# WHAT THE TASK REQUIRES:
Below are some records; return each one exactly as written.

# Data entries:

--*--

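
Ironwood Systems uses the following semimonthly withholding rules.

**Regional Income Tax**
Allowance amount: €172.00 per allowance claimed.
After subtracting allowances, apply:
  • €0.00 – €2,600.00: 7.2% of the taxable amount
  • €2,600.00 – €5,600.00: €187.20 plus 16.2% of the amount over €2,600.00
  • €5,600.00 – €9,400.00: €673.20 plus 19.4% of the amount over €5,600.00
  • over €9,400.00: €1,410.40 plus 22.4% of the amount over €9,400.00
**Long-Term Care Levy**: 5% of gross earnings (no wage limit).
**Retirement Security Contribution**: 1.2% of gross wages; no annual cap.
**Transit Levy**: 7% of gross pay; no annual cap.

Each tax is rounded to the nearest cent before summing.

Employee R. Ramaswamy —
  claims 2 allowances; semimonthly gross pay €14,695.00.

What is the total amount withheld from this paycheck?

Regional Income Tax: taxable = €14,695.00 − 2×€172.00 = €14,351.00
  €1,410.40 + 22.4% × (€14,351.00 − €9,400.00) = €1,410.40 + 22.4% × €4,951.00 = €2,519.42
Long-Term Care Levy: 5% × €14,695.00 = €734.75
Retirement Security Contribution: 1.2% × €14,695.00 = €176.34
Transit Levy: 7% × €14,695.00 = €1,028.65
Total: €2,519.42 + €734.75 + €176.34 + €1,028.65 = €4,459.16

€4,459.16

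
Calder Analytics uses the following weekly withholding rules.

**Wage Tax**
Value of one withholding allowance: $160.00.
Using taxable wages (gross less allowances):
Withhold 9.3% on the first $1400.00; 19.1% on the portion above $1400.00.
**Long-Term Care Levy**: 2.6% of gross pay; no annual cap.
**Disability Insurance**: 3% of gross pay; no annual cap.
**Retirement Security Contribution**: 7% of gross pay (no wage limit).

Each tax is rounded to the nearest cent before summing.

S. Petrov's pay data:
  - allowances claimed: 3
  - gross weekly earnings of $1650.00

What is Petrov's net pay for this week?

$1333.29

Wage Tax: taxable = $1650.00 − 3×$160.00 = $1170.00
  9.3% × $1170.00 = $108.81
Long-Term Care Levy: 2.6% × $1650.00 = $42.90
Disability Insurance: 3% × $1650.00 = $49.50
Retirement Security Contribution: 7% × $1650.00 = $115.50
Total withheld: $108.81 + $42.90 + $49.50 + $115.50 = $316.71
Net pay: $1650.00 − $316.71 = $1333.29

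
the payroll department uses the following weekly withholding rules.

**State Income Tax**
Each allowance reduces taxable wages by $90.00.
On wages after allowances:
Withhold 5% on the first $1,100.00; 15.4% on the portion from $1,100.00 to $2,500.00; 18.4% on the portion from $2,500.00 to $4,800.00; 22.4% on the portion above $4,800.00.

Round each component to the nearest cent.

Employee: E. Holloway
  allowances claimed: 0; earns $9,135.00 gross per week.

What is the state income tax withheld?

$1,664.84

State Income Tax: taxable = $9,135.00
  $693.80 + 22.4% × ($9,135.00 − $4,800.00) = $693.80 + 22.4% × $4,335.00 = $1,664.84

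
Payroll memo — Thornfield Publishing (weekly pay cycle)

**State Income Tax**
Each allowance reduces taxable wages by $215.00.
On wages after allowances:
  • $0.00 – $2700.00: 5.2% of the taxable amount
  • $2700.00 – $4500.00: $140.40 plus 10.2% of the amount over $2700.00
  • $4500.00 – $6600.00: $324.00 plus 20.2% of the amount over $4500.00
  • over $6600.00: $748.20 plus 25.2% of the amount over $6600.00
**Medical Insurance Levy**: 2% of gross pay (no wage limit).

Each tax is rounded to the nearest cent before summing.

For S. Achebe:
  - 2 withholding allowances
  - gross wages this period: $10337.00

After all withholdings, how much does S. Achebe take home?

State Income Tax: taxable = $10337.00 − 2×$215.00 = $9907.00
  $748.20 + 25.2% × ($9907.00 − $6600.00) = $748.20 + 25.2% × $3307.00 = $1581.56
Medical Insurance Levy: 2% × $10337.00 = $206.74
Total withheld: $1581.56 + $206.74 = $1788.30
Net pay: $10337.00 − $1788.30 = $8548.70

$8548.70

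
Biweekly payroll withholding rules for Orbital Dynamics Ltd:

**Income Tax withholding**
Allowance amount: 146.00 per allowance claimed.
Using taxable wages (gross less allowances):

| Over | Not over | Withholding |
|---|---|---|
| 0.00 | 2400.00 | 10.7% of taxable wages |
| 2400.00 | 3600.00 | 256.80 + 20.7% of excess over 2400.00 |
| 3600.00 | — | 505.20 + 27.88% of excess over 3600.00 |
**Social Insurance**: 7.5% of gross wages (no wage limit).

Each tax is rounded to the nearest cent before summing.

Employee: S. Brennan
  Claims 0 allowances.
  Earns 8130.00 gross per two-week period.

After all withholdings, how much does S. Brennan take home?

Income Tax: taxable = 8130.00
  505.20 + 27.88% × (8130.00 − 3600.00) = 505.20 + 27.88% × 4530.00 = 1768.16
Social Insurance: 7.5% × 8130.00 = 609.75
Total withheld: 1768.16 + 609.75 = 2377.91
Net pay: 8130.00 − 2377.91 = 5752.09

5752.09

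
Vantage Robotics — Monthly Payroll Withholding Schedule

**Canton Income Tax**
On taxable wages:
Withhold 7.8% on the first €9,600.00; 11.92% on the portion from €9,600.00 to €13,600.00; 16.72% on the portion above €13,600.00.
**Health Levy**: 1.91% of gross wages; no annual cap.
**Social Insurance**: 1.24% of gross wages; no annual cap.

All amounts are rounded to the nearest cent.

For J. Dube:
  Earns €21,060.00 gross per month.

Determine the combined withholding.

Canton Income Tax: taxable = €21,060.00
  €1,225.60 + 16.72% × (€21,060.00 − €13,600.00) = €1,225.60 + 16.72% × €7,460.00 = €2,472.91
Health Levy: 1.91% × €21,060.00 = €402.25
Social Insurance: 1.24% × €21,060.00 = €261.14
Total: €2,472.91 + €402.25 + €261.14 = €3,136.30

€3,136.30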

--*--

# OUTPUT FOR THIS TASK:
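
Ironwood Systems uses the following semimonthly withholding rules.

**Regional Income Tax**
Allowance amount: €172.00 per allowance claimed.
After subtracting allowances, apply:
  • €0.00 – €2,600.00: 7.2% of the taxable amount
  • €2,600.00 – €5,600.00: €187.20 plus 16.2% of the amount over €2,600.00
  • €5,600.00 – €9,400.00: €673.20 plus 19.4% of the amount over €5,600.00
  • over €9,400.00: €1,410.40 plus 22.4% of the amount over €9,400.00
**Long-Term Care Levy**: 5% of gross earnings (no wage limit).
**Retirement Security Contribution**: 1.2% of gross wages; no annual cap.
**Transit Levy**: 7% of gross pay; no annual cap.

Each tax is rounded to the nearest cent before summing.

Employee R. Ramaswamy —
  claims 2 allowances; semimonthly gross pay €14,695.00.

What is the total amount withheld from this paycheck?

Regional Income Tax: taxable = €14,695.00 − 2×€172.00 = €14,351.00
  €1,410.40 + 22.4% × (€14,351.00 − €9,400.00) = €1,410.40 + 22.4% × €4,951.00 = €2,519.42
Long-Term Care Levy: 5% × €14,695.00 = €734.75
Retirement Security Contribution: 1.2% × €14,695.00 = €176.34
Transit Levy: 7% × €14,695.00 = €1,028.65
Total: €2,519.42 + €734.75 + €176.34 + €1,028.65 = €4,459.16

€4,459.16

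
Calder Analytics uses the following weekly withholding rules.

**Wage Tax**
Value of one withholding allowance: $160.00.
Using taxable wages (gross less allowances):
Withhold 9.3% on the first $1400.00; 19.1% on the portion above $1400.00.
**Long-Term Care Levy**: 2.6% of gross pay; no annual cap.
**Disability Insurance**: 3% of gross pay; no annual cap.
**Retirement Security Contribution**: 7% of gross pay (no wage limit).

Each tax is rounded to the nearest cent before summing.

S. Petrov's pay data:
  - allowances claimed: 3
  - gross weekly earnings of $1650.00

What is Petrov's net pay for this week?

$1333.29

Wage Tax: taxable = $1650.00 − 3×$160.00 = $1170.00
  9.3% × $1170.00 = $108.81
Long-Term Care Levy: 2.6% × $1650.00 = $42.90
Disability Insurance: 3% × $1650.00 = $49.50
Retirement Security Contribution: 7% × $1650.00 = $115.50
Total withheld: $108.81 + $42.90 + $49.50 + $115.50 = $316.71
Net pay: $1650.00 − $316.71 = $1333.29

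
the payroll department uses the following weekly withholding rules.

**State Income Tax**
Each allowance reduces taxable wages by $90.00.
On wages after allowances:
Withhold 5% on the first $1,100.00; 15.4% on the portion from $1,100.00 to $2,500.00; 18.4% on the portion from $2,500.00 to $4,800.00; 22.4% on the portion above $4,800.00.

Round each component to the nearest cent.

Employee: E. Holloway
  allowances claimed: 0; earns $9,135.00 gross per week.

What is the state income tax withheld?

$1,664.84

State Income Tax: taxable = $9,135.00
  $693.80 + 22.4% × ($9,135.00 − $4,800.00) = $693.80 + 22.4% × $4,335.00 = $1,664.84

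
Payroll memo — Thornfield Publishing (weekly pay cycle)

**State Income Tax**
Each allowance reduces taxable wages by $215.00.
On wages after allowances:
  • $0.00 – $2700.00: 5.2% of the taxable amount
  • $2700.00 – $4500.00: $140.40 plus 10.2% of the amount over $2700.00
  • $4500.00 – $6600.00: $324.00 plus 20.2% of the amount over $4500.00
  • over $6600.00: $748.20 plus 25.2% of the amount over $6600.00
**Medical Insurance Levy**: 2% of gross pay (no wage limit).

Each tax is rounded to the nearest cent before summing.

For S. Achebe:
  - 2 withholding allowances
  - gross wages this period: $10337.00

After all withholdings, how much does S. Achebe take home?

State Income Tax: taxable = $10337.00 − 2×$215.00 = $9907.00
  $748.20 + 25.2% × ($9907.00 − $6600.00) = $748.20 + 25.2% × $3307.00 = $1581.56
Medical Insurance Levy: 2% × $10337.00 = $206.74
Total withheld: $1581.56 + $206.74 = $1788.30
Net pay: $10337.00 − $1788.30 = $8548.70

$8548.70

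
Biweekly payroll withholding rules for Orbital Dynamics Ltd:

**Income Tax withholding**
Allowance amount: 146.00 per allowance claimed.
Using taxable wages (gross less allowances):

| Over | Not over | Withholding |
|---|---|---|
| 0.00 | 2400.00 | 10.7% of taxable wages |
| 2400.00 | 3600.00 | 256.80 + 20.7% of excess over 2400.00 |
| 3600.00 | — | 505.20 + 27.88% of excess over 3600.00 |
**Social Insurance**: 7.5% of gross wages (no wage limit).

Each tax is rounded to the nearest cent before summing.

Employee: S. Brennan
  Claims 0 allowances.
  Earns 8130.00 gross per two-week period.

After all withholdings, how much does S. Brennan take home?

Income Tax: taxable = 8130.00
  505.20 + 27.88% × (8130.00 − 3600.00) = 505.20 + 27.88% × 4530.00 = 1768.16
Social Insurance: 7.5% × 8130.00 = 609.75
Total withheld: 1768.16 + 609.75 = 2377.91
Net pay: 8130.00 − 2377.91 = 5752.09

5752.09

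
Vantage Robotics — Monthly Payroll Withholding Schedule

**Canton Income Tax**
On taxable wages:
Withhold 7.8% on the first €9,600.00; 11.92% on the portion from €9,600.00 to €13,600.00; 16.72% on the portion above €13,600.00.
**Health Levy**: 1.91% of gross wages; no annual cap.
**Social Insurance**: 1.24% of gross wages; no annual cap.

All amounts are rounded to the nearest cent.

For J. Dube:
  Earns €21,060.00 gross per month.

Determine the combined withholding.

Canton Income Tax: taxable = €21,060.00
  €1,225.60 + 16.72% × (€21,060.00 − €13,600.00) = €1,225.60 + 16.72% × €7,460.00 = €2,472.91
Health Levy: 1.91% × €21,060.00 = €402.25
Social Insurance: 1.24% × €21,060.00 = €261.14
Total: €2,472.91 + €402.25 + €261.14 = €3,136.30

€3,136.30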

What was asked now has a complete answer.